Start of Provided records
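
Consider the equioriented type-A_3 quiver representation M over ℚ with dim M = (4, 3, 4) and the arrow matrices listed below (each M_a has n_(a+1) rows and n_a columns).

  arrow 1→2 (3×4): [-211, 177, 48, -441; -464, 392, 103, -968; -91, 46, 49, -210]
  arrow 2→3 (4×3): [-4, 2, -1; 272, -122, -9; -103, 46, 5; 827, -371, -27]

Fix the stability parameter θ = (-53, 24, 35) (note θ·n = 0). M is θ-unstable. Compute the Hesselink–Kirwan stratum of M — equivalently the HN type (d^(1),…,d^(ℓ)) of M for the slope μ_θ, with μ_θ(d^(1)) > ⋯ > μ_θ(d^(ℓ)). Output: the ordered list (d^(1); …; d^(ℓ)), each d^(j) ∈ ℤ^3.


Barcode: M ≅ I[1,1], I[1,3]^3, I[3,3]. HN layers by μ_θ (3 steps, strictly decreasing):
  μ^(1)=35; μ^(2)=24; μ^(3)=-53

((0, 0, 4); (0, 3, 0); (4, 0, 0))


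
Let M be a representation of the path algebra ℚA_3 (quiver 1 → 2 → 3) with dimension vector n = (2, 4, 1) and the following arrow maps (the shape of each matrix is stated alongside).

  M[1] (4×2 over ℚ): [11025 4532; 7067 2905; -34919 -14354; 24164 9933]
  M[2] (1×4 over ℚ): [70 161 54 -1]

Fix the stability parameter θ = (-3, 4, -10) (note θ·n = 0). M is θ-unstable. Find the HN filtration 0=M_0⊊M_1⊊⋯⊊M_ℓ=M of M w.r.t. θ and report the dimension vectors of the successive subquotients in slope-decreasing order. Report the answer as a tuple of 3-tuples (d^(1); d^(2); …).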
End of Provided records
Restate, word for word, the listing above from its first line through the line that contains "M[2] (1×4 over ℚ): [70 161 54 -1]", keeping both of those lines.

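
Consider the equioriented type-A_3 quiver representation M over ℚ with dim M = (4, 3, 4) and the arrow matrices listed below (each M_a has n_(a+1) rows and n_a columns).

  arrow 1→2 (3×4): [-211, 177, 48, -441; -464, 392, 103, -968; -91, 46, 49, -210]
  arrow 2→3 (4×3): [-4, 2, -1; 272, -122, -9; -103, 46, 5; 827, -371, -27]

Fix the stability parameter θ = (-53, 24, 35) (note θ·n = 0). M is θ-unstable. Compute the Hesselink–Kirwan stratum of M — equivalently the HN type (d^(1),…,d^(ℓ)) of M for the slope μ_θ, with μ_θ(d^(1)) > ⋯ > μ_θ(d^(ℓ)). Output: the ordered list (d^(1); …; d^(ℓ)), each d^(j) ∈ ℤ^3.


Barcode: M ≅ I[1,1], I[1,3]^3, I[3,3]. HN layers by μ_θ (3 steps, strictly decreasing):
  μ^(1)=35; μ^(2)=24; μ^(3)=-53

((0, 0, 4); (0, 3, 0); (4, 0, 0))


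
Let M be a representation of the path algebra ℚA_3 (quiver 1 → 2 → 3) with dimension vector n = (2, 4, 1) and the following arrow maps (the shape of each matrix is stated alongside).

  M[1] (4×2 over ℚ): [11025 4532; 7067 2905; -34919 -14354; 24164 9933]
  M[2] (1×4 over ℚ): [70 161 54 -1]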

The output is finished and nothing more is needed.